**BRIEF:** Only the lines that contain the string "pulled" belong in the answer; pull them from the records.

Stored data entries:

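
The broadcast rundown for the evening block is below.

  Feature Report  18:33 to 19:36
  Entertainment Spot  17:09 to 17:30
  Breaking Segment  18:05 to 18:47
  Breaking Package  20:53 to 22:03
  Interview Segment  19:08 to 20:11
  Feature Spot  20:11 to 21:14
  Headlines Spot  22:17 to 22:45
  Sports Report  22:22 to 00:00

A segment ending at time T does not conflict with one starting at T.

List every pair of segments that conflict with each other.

Breaking Package & Feature Spot, Breaking Segment & Feature Report, Feature Report & Interview Segment, Headlines Spot & Sports Report

Sorted by start: Entertainment Spot, Breaking Segment, Feature Report, Interview Segment, Feature Spot, Breaking Package, Headlines Spot, Sports Report.
Breaking Segment starts after Entertainment Spot ends — done with Entertainment Spot.
Feature Report starts before Breaking Segment ends → Breaking Segment and Feature Report overlap.
Interview Segment starts after Breaking Segment ends — done with Breaking Segment.
Interview Segment starts before Feature Report ends → Feature Report and Interview Segment overlap.
Feature Spot starts after Feature Report ends — done with Feature Report.
Feature Spot starts exactly when Interview Segment ends (back-to-back, no overlap) — done with Interview Segment.
Breaking Package starts before Feature Spot ends → Feature Spot and Breaking Package overlap.
Headlines Spot starts after Feature Spot ends — done with Feature Spot.
Headlines Spot starts after Breaking Package ends — done with Breaking Package.
Sports Report starts before Headlines Spot ends → Headlines Spot and Sports Report overlap.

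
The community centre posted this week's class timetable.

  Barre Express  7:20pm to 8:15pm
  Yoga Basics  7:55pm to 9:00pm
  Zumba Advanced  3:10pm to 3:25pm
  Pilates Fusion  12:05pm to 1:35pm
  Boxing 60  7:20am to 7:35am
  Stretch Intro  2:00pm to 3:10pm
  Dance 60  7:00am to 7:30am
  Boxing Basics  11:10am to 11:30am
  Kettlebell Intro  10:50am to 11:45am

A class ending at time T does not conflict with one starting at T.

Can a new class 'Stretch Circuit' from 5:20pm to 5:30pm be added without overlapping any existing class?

Dance 60: ends 7:30am at or before Stretch Circuit starts 5:20pm → clear.
Boxing 60: ends 7:35am at or before Stretch Circuit starts 5:20pm → clear.
Kettlebell Intro: ends 11:45am at or before Stretch Circuit starts 5:20pm → clear.
Boxing Basics: ends 11:30am at or before Stretch Circuit starts 5:20pm → clear.
Pilates Fusion: ends 1:35pm at or before Stretch Circuit starts 5:20pm → clear.
Stretch Intro: ends 3:10pm at or before Stretch Circuit starts 5:20pm → clear.
Zumba Advanced: ends 3:25pm at or before Stretch Circuit starts 5:20pm → clear.
Barre Express: starts 7:20pm at or after Stretch Circuit ends 5:30pm → clear.
Yoga Basics: starts 7:55pm at or after Stretch Circuit ends 5:30pm → clear.

Yes — the slot is free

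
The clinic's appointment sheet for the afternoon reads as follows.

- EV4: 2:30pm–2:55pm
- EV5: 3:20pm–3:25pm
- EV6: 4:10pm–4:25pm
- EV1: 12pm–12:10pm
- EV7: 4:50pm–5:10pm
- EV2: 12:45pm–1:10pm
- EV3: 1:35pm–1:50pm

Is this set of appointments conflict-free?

Yes

Check each pair: they overlap iff neither finishes before the other starts.
Sorted by start: EV1, EV2, EV3, EV4, EV5, EV6, EV7.
EV2 starts after EV1 ends, so EV1 has no further overlaps.
EV3 starts after EV2 ends, so EV2 has no further overlaps.
EV4 starts after EV3 ends, so EV3 has no further overlaps.
EV5 starts after EV4 ends, so EV4 has no further overlaps.
EV6 starts after EV5 ends, so EV5 has no further overlaps.
EV7 starts after EV6 ends.
Every pair is clear; the schedule has no overlaps.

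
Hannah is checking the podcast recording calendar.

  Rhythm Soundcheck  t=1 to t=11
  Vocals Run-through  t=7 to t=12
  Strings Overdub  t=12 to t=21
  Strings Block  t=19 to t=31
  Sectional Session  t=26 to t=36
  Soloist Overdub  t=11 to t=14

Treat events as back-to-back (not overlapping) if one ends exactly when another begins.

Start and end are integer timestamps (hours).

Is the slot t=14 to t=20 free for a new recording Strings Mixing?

No — it overlaps Strings Block, Strings Overdub

Rhythm Soundcheck: ends t=11 at or before Strings Mixing starts t=14 → clear.
Vocals Run-through: ends t=12 at or before Strings Mixing starts t=14 → clear.
Soloist Overdub: ends t=14 at or before Strings Mixing starts t=14 → clear.
Strings Overdub: starts t=12 before Strings Mixing ends t=20, and ends t=21 after Strings Mixing starts t=14 → overlap.
Strings Block: starts t=19 before Strings Mixing ends t=20, and ends t=31 after Strings Mixing starts t=14 → overlap.
Sectional Session: starts t=26 at or after Strings Mixing ends t=20 → clear.
Strings Mixing overlaps Strings Block, Strings Overdub.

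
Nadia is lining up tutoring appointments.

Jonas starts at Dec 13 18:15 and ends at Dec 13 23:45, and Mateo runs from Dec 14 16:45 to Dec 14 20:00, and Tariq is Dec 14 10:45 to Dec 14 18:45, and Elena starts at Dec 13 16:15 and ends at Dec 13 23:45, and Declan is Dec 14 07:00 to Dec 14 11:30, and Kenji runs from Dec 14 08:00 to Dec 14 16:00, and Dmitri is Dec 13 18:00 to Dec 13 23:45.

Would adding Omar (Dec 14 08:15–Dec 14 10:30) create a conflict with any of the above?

Yes — it overlaps Declan, Kenji

Elena: ends Dec 13 23:45 at or before Omar starts Dec 14 08:15 → clear.
Dmitri: ends Dec 13 23:45 at or before Omar starts Dec 14 08:15 → clear.
Jonas: ends Dec 13 23:45 at or before Omar starts Dec 14 08:15 → clear.
Declan: starts Dec 14 07:00 before Omar ends Dec 14 10:30, and ends Dec 14 11:30 after Omar starts Dec 14 08:15 → overlap.
Kenji: starts Dec 14 08:00 before Omar ends Dec 14 10:30, and ends Dec 14 16:00 after Omar starts Dec 14 08:15 → overlap.
Tariq: starts Dec 14 10:45 at or after Omar ends Dec 14 10:30 → clear.
Mateo: starts Dec 14 16:45 at or after Omar ends Dec 14 10:30 → clear.
Omar overlaps Kenji, Declan.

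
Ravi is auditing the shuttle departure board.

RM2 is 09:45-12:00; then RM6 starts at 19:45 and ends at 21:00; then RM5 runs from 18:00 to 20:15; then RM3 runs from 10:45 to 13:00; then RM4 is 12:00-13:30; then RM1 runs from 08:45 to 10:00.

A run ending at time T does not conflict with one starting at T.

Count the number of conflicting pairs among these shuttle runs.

4

Sorted by start: RM1, RM2, RM3, RM4, RM5, RM6.
RM2 starts before RM1 ends → RM1 and RM2 overlap.
RM3 starts after RM1 ends — done with RM1.
RM3 starts before RM2 ends → RM2 and RM3 overlap.
RM4 starts exactly when RM2 ends (back-to-back, no overlap) — done with RM2.
RM4 starts before RM3 ends → RM3 and RM4 overlap.
RM5 starts after RM3 ends — done with RM3.
RM5 starts after RM4 ends — done with RM4.
RM6 starts before RM5 ends → RM5 and RM6 overlap.
Overlapping pairs: RM1 & RM2, RM2 & RM3, RM3 & RM4, RM5 & RM6 — 4 in total.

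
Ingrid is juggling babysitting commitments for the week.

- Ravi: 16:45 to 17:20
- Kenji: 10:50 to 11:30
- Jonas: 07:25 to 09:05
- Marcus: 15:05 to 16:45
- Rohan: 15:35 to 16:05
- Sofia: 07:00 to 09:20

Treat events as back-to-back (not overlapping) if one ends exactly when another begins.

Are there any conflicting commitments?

Yes

Sorted by start: Sofia, Jonas, Kenji, Marcus, Rohan, Ravi.
Jonas starts before Sofia ends → Sofia and Jonas overlap.
That's a conflict, so the schedule is not conflict-free.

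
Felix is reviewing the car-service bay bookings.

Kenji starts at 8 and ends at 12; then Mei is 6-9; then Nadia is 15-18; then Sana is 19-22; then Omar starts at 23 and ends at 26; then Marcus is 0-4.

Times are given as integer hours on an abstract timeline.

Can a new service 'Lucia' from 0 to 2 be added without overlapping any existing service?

Marcus: starts 0 before Lucia ends 2, and ends 4 after Lucia starts 0 → overlap.
Mei: starts 6 at or after Lucia ends 2 → clear.
Kenji: starts 8 at or after Lucia ends 2 → clear.
Nadia: starts 15 at or after Lucia ends 2 → clear.
Sana: starts 19 at or after Lucia ends 2 → clear.
Omar: starts 23 at or after Lucia ends 2 → clear.
Lucia overlaps Marcus.

No — it overlaps Marcus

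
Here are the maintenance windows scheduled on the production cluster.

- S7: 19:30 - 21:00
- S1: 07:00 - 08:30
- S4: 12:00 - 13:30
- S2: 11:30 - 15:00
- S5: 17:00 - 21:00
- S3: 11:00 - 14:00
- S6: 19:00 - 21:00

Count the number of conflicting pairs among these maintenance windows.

Sorted by start: S1, S3, S2, S4, S5, S6, S7.
S3 starts after S1 ends — done with S1.
S2 starts before S3 ends → S3 and S2 overlap.
S4 starts before S3 ends → S3 and S4 overlap.
S5 starts after S3 ends — done with S3.
S4 starts before S2 ends → S2 and S4 overlap.
S5 starts after S2 ends — done with S2.
S5 starts after S4 ends — done with S4.
S6 starts before S5 ends → S5 and S6 overlap.
S7 starts before S5 ends → S5 and S7 overlap.
S7 starts before S6 ends → S6 and S7 overlap.
Overlapping pairs: S2 & S3, S2 & S4, S3 & S4, S5 & S6, S5 & S7, S6 & S7 — 6 in total.

6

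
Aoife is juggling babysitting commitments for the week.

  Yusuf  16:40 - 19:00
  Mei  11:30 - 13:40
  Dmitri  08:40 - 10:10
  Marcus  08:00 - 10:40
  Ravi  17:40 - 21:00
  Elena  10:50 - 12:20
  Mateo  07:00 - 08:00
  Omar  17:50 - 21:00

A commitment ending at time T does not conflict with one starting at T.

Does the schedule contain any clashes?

Sorted by start: Mateo, Marcus, Dmitri, Elena, Mei, Yusuf, Ravi, Omar.
Marcus starts exactly when Mateo ends (back-to-back, no overlap); Mateo is clear from here.
Dmitri starts before Marcus ends → Marcus and Dmitri overlap.
That's a conflict, so the schedule is not conflict-free.

Yes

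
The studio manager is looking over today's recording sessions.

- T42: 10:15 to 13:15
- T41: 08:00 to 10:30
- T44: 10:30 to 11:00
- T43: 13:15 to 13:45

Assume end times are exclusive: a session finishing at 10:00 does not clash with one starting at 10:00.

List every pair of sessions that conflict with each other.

Sorted by start: T41, T42, T44, T43.
T42 starts before T41 ends → T41 and T42 overlap.
T44 starts exactly when T41 ends (back-to-back, no overlap), so T41 has no further overlaps.
T44 starts before T42 ends → T42 and T44 overlap.
T43 starts exactly when T42 ends (back-to-back, no overlap).
T43 starts after T44 ends.

T41 & T42, T42 & T44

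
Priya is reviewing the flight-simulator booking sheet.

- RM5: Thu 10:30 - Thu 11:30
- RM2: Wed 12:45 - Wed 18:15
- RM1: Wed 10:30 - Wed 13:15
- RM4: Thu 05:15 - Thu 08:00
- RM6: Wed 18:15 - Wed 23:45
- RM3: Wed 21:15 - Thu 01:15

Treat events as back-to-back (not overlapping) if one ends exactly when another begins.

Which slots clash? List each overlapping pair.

Sorted by start: RM1, RM2, RM6, RM3, RM4, RM5.
RM2 starts before RM1 ends → RM1 and RM2 overlap.
RM6 starts after RM1 ends, so RM1 has no further overlaps.
RM6 starts exactly when RM2 ends (back-to-back, no overlap), so RM2 has no further overlaps.
RM3 starts before RM6 ends → RM6 and RM3 overlap.
RM4 starts after RM6 ends, so RM6 has no further overlaps.
RM4 starts after RM3 ends, so RM3 has no further overlaps.
RM5 starts after RM4 ends.

RM1 & RM2, RM3 & RM6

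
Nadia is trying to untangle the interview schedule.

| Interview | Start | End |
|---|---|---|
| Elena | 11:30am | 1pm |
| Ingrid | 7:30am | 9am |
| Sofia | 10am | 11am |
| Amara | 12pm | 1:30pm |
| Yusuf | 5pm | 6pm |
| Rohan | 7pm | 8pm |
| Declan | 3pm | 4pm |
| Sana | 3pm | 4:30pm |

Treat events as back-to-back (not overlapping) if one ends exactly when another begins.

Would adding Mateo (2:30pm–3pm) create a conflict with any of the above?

Ingrid: ends 9am at or before Mateo starts 2:30pm → clear.
Sofia: ends 11am at or before Mateo starts 2:30pm → clear.
Elena: ends 1pm at or before Mateo starts 2:30pm → clear.
Amara: ends 1:30pm at or before Mateo starts 2:30pm → clear.
Sana: starts 3pm at or after Mateo ends 3pm → clear.
Declan: starts 3pm at or after Mateo ends 3pm → clear.
Yusuf: starts 5pm at or after Mateo ends 3pm → clear.
Rohan: starts 7pm at or after Mateo ends 3pm → clear.

No — it doesn't clash with anything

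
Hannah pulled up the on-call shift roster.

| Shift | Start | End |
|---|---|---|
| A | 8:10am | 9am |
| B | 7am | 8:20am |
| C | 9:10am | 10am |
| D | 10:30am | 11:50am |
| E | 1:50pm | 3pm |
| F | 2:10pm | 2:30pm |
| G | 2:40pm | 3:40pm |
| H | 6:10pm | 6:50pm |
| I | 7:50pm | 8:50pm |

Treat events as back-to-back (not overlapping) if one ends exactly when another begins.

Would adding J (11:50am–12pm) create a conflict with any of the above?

B: ends 8:20am at or before J starts 11:50am → clear.
A: ends 9am at or before J starts 11:50am → clear.
C: ends 10am at or before J starts 11:50am → clear.
D: ends 11:50am at or before J starts 11:50am → clear.
E: starts 1:50pm at or after J ends 12pm → clear.
F: starts 2:10pm at or after J ends 12pm → clear.
G: starts 2:40pm at or after J ends 12pm → clear.
H: starts 6:10pm at or after J ends 12pm → clear.
I: starts 7:50pm at or after J ends 12pm → clear.

No — it doesn't clash with anything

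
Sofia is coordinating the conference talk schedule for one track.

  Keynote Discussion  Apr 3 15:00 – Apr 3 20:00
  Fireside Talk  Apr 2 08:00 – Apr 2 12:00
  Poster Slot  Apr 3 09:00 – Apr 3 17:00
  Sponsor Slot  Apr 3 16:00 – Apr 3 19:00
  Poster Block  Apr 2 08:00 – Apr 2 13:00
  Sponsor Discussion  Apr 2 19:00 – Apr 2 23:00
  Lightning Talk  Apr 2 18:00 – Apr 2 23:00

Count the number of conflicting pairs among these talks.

Sorted by start: Poster Block, Fireside Talk, Lightning Talk, Sponsor Discussion, Poster Slot, Keynote Discussion, Sponsor Slot.
Fireside Talk starts before Poster Block ends → Poster Block and Fireside Talk overlap.
Lightning Talk starts after Poster Block ends, so nothing later overlaps Poster Block either.
Lightning Talk starts after Fireside Talk ends, so nothing later overlaps Fireside Talk either.
Sponsor Discussion starts before Lightning Talk ends → Lightning Talk and Sponsor Discussion overlap.
Poster Slot starts after Lightning Talk ends, so nothing later overlaps Lightning Talk either.
Poster Slot starts after Sponsor Discussion ends, so nothing later overlaps Sponsor Discussion either.
Keynote Discussion starts before Poster Slot ends → Poster Slot and Keynote Discussion overlap.
Sponsor Slot starts before Poster Slot ends → Poster Slot and Sponsor Slot overlap.
Sponsor Slot starts before Keynote Discussion ends → Keynote Discussion and Sponsor Slot overlap.
Overlapping pairs: Fireside Talk & Poster Block, Keynote Discussion & Poster Slot, Keynote Discussion & Sponsor Slot, Lightning Talk & Sponsor Discussion, Poster Slot & Sponsor Slot — 5 in total.

5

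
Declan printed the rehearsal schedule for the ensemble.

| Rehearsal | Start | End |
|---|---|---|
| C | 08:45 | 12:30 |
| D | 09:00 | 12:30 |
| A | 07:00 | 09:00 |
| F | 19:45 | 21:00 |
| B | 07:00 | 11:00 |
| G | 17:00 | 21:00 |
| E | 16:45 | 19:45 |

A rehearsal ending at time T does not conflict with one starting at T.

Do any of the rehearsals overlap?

Sorted by start: A, B, C, D, E, G, F.
B starts before A ends → A and B overlap.
That's a conflict, so the schedule is not conflict-free.

Yes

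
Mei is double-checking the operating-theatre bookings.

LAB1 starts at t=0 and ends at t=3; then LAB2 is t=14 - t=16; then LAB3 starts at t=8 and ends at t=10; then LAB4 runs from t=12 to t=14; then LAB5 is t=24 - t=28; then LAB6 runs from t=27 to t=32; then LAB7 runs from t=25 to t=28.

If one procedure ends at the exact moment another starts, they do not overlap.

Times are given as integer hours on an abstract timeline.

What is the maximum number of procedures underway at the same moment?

Walk through starts and ends in time order (an end at T is processed before a start at T):
t=0 start LAB1 → 1
t=3 end LAB1 → 0
t=8 start LAB3 → 1
t=10 end LAB3 → 0
t=12 start LAB4 → 1
t=14 end LAB4 → 0
t=14 start LAB2 → 1
t=16 end LAB2 → 0
t=24 start LAB5 → 1
t=25 start LAB7 → 2
t=27 start LAB6 → 3
t=28 end LAB5 → 2
t=28 end LAB7 → 1
t=32 end LAB6 → 0
Peak is 3, at t=27 (LAB5, LAB6, LAB7).

3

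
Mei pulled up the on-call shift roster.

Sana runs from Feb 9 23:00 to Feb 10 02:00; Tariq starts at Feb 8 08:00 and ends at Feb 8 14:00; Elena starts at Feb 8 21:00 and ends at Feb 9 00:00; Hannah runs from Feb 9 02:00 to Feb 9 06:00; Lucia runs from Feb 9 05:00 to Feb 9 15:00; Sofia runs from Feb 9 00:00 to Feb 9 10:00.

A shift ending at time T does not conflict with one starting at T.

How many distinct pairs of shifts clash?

3

Sorted by start: Tariq, Elena, Sofia, Hannah, Lucia, Sana.
Elena starts after Tariq ends, so Tariq has no further overlaps.
Sofia starts exactly when Elena ends (back-to-back, no overlap), so Elena has no further overlaps.
Hannah starts before Sofia ends → Sofia and Hannah overlap.
Lucia starts before Sofia ends → Sofia and Lucia overlap.
Sana starts after Sofia ends.
Lucia starts before Hannah ends → Hannah and Lucia overlap.
Sana starts after Hannah ends.
Sana starts after Lucia ends.
Overlapping pairs: Hannah & Lucia, Hannah & Sofia, Lucia & Sofia — 3 in total.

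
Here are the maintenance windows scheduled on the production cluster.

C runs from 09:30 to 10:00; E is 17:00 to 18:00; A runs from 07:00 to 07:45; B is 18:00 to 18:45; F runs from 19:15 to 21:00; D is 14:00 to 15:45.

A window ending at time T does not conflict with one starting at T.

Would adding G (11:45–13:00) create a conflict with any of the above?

A: ends 07:45 at or before G starts 11:45 → clear.
C: ends 10:00 at or before G starts 11:45 → clear.
D: starts 14:00 at or after G ends 13:00 → clear.
E: starts 17:00 at or after G ends 13:00 → clear.
B: starts 18:00 at or after G ends 13:00 → clear.
F: starts 19:15 at or after G ends 13:00 → clear.

No — it doesn't clash with anything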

**FINISHED EXERCISE:**
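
Hannah pulled up the on-call shift roster.
Mei pulled up the on-call shift roster.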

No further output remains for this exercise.